Dataset entries:
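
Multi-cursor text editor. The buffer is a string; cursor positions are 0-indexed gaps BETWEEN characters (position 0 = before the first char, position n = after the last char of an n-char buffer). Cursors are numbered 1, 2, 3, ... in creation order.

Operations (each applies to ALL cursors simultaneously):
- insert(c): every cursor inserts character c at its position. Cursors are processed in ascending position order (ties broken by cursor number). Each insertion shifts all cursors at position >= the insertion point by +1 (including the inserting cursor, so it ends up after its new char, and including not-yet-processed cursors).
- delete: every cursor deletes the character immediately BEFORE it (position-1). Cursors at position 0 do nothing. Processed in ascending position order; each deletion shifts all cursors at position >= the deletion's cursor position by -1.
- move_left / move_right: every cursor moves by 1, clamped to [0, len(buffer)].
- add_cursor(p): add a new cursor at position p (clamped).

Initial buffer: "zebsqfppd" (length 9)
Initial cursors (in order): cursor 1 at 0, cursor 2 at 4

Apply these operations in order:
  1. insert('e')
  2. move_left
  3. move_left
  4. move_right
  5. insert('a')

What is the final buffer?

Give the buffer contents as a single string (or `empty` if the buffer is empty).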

---

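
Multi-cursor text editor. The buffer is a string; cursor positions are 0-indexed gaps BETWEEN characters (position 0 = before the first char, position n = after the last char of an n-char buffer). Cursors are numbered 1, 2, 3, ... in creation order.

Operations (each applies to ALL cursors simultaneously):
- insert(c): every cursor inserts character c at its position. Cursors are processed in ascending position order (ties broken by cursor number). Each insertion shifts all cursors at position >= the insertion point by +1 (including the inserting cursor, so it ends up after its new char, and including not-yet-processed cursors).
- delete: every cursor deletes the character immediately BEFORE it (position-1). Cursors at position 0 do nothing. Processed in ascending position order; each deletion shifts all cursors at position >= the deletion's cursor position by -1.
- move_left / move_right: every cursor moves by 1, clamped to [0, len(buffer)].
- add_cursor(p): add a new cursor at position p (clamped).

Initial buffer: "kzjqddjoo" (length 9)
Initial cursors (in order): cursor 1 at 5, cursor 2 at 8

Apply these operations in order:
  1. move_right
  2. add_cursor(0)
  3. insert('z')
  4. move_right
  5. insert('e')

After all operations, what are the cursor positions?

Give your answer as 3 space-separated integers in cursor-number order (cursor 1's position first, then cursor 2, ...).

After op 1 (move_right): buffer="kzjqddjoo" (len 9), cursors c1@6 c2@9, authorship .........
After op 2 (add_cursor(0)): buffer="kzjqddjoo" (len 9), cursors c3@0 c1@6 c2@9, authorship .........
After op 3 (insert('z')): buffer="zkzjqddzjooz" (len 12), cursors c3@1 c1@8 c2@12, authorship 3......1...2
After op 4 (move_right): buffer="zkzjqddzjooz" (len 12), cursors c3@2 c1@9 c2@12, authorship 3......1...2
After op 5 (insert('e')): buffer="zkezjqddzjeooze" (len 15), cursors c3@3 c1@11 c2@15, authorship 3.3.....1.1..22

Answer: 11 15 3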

Task brief:
From the data above, return every line from the line that has "1. move_right" up to and including the line that has "After all operations, what", exactly.

Task output:
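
  1. move_right
  2. add_cursor(0)
  3. insert('z')
  4. move_right
  5. insert('e')

After all operations, what are the cursor positions?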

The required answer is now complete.